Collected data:
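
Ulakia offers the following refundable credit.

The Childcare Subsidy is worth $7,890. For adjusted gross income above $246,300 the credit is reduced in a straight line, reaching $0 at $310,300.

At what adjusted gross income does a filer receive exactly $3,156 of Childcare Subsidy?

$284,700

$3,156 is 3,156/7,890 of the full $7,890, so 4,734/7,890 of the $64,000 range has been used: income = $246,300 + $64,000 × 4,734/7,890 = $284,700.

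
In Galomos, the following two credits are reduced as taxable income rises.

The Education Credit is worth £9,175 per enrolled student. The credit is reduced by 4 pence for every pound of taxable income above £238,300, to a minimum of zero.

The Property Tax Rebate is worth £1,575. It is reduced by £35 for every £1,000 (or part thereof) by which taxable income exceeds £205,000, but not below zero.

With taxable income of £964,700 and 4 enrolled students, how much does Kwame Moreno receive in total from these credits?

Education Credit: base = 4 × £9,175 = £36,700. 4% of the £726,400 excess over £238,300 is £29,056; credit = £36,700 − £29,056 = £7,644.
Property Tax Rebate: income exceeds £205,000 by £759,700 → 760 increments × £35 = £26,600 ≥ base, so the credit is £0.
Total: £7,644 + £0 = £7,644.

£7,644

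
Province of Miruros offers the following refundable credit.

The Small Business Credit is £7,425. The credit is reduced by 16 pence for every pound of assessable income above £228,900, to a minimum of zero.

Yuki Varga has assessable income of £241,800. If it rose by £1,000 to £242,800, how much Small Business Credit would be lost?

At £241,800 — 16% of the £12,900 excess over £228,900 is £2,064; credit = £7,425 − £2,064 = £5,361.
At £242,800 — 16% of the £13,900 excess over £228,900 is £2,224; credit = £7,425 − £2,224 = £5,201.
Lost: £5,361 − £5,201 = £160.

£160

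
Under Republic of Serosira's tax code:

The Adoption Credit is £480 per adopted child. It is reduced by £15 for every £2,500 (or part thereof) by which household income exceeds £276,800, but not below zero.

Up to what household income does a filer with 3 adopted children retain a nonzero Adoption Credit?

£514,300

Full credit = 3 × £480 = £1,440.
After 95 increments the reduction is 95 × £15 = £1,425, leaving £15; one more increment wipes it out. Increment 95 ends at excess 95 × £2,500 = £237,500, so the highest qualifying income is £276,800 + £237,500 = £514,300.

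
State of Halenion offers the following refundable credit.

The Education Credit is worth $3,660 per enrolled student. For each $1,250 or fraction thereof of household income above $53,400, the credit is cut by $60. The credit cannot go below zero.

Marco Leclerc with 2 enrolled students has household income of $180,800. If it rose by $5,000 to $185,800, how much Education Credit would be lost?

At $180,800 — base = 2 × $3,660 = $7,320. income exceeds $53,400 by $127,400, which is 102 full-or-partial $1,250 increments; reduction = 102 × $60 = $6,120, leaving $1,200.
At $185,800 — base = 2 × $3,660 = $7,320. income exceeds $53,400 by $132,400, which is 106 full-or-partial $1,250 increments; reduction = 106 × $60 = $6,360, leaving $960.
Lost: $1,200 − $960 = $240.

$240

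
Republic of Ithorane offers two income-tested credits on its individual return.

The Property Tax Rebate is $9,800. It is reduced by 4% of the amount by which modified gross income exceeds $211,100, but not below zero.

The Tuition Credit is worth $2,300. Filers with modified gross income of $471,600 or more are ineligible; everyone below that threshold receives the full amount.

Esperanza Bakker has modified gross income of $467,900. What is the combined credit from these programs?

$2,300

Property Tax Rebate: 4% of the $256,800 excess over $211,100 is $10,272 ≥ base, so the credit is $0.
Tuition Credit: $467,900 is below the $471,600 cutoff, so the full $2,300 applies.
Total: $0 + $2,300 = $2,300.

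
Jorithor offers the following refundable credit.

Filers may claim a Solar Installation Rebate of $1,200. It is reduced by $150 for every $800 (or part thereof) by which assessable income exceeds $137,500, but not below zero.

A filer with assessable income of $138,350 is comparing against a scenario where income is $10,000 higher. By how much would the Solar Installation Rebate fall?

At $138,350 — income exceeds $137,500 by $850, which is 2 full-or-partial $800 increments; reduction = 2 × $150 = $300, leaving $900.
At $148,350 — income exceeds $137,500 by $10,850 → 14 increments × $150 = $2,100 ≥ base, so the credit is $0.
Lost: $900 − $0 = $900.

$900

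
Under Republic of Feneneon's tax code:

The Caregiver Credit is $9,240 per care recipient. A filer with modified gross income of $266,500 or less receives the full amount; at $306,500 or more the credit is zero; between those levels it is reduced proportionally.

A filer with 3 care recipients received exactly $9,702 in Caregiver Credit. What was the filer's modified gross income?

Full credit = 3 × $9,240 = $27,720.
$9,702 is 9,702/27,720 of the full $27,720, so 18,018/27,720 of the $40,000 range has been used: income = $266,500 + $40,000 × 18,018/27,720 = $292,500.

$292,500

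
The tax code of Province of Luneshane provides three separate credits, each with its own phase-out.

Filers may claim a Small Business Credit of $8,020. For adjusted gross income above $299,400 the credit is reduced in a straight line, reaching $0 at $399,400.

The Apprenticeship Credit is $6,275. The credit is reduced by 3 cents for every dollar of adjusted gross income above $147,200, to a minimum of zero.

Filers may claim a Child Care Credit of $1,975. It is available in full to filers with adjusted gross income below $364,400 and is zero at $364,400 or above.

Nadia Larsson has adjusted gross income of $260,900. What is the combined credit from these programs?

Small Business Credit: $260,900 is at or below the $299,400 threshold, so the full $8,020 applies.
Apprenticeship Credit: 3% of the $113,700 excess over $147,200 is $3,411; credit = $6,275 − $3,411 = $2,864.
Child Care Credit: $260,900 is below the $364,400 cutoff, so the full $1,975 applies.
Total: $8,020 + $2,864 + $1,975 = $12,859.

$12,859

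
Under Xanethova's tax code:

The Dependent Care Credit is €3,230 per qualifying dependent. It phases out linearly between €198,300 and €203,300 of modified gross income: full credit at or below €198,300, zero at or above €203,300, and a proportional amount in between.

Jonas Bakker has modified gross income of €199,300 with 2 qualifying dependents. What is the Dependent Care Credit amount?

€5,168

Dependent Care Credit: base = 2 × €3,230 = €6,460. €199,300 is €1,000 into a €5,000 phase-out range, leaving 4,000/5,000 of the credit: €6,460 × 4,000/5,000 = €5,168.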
* * *
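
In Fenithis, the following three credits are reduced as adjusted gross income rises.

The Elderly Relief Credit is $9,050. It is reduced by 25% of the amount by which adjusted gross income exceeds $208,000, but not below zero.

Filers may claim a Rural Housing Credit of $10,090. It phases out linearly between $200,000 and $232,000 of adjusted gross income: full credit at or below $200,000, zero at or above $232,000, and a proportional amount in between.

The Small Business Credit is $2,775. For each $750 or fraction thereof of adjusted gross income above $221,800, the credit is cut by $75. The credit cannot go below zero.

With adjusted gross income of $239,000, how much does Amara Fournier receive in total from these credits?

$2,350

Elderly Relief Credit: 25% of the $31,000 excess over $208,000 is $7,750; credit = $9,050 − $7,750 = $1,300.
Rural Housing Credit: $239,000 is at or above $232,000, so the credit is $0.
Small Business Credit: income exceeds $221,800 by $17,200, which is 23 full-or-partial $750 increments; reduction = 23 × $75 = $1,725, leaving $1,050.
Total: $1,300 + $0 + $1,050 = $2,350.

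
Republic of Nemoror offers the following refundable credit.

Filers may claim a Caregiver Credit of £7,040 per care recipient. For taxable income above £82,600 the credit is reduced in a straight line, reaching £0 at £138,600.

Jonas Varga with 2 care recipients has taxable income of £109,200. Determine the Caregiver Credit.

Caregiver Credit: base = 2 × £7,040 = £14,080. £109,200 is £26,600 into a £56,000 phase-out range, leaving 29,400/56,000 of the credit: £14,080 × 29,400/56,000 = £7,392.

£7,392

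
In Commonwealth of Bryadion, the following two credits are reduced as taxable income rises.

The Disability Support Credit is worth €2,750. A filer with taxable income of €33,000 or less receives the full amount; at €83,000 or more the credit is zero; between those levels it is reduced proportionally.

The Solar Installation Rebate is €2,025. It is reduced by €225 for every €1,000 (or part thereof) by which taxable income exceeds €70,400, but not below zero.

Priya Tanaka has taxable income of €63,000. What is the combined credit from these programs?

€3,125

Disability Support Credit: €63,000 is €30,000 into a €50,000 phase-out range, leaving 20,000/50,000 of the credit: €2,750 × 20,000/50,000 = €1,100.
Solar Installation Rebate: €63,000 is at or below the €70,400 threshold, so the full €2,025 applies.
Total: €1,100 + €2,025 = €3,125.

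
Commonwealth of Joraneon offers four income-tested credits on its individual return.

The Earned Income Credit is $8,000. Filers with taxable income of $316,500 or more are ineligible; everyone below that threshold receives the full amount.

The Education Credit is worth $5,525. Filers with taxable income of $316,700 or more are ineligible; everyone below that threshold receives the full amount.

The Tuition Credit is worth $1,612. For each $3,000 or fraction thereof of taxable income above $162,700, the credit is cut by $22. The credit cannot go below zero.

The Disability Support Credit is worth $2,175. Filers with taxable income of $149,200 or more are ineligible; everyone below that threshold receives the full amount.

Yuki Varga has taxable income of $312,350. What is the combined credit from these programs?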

**Task goal**
From the entries above, restate word for word the lines from the line containing "Republic of Nemoror" to the line containing "The Solar Installation Rebate is", both ends included, and nothing more.

**Response to this task**
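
Republic of Nemoror offers the following refundable credit.

Filers may claim a Caregiver Credit of £7,040 per care recipient. For taxable income above £82,600 the credit is reduced in a straight line, reaching £0 at £138,600.

Jonas Varga with 2 care recipients has taxable income of £109,200. Determine the Caregiver Credit.

Caregiver Credit: base = 2 × £7,040 = £14,080. £109,200 is £26,600 into a £56,000 phase-out range, leaving 29,400/56,000 of the credit: £14,080 × 29,400/56,000 = £7,392.

£7,392

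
In Commonwealth of Bryadion, the following two credits are reduced as taxable income rises.

The Disability Support Credit is worth €2,750. A filer with taxable income of €33,000 or less receives the full amount; at €83,000 or more the credit is zero; between those levels it is reduced proportionally.

The Solar Installation Rebate is €2,025. It is reduced by €225 for every €1,000 (or part thereof) by which taxable income exceeds €70,400, but not below zero.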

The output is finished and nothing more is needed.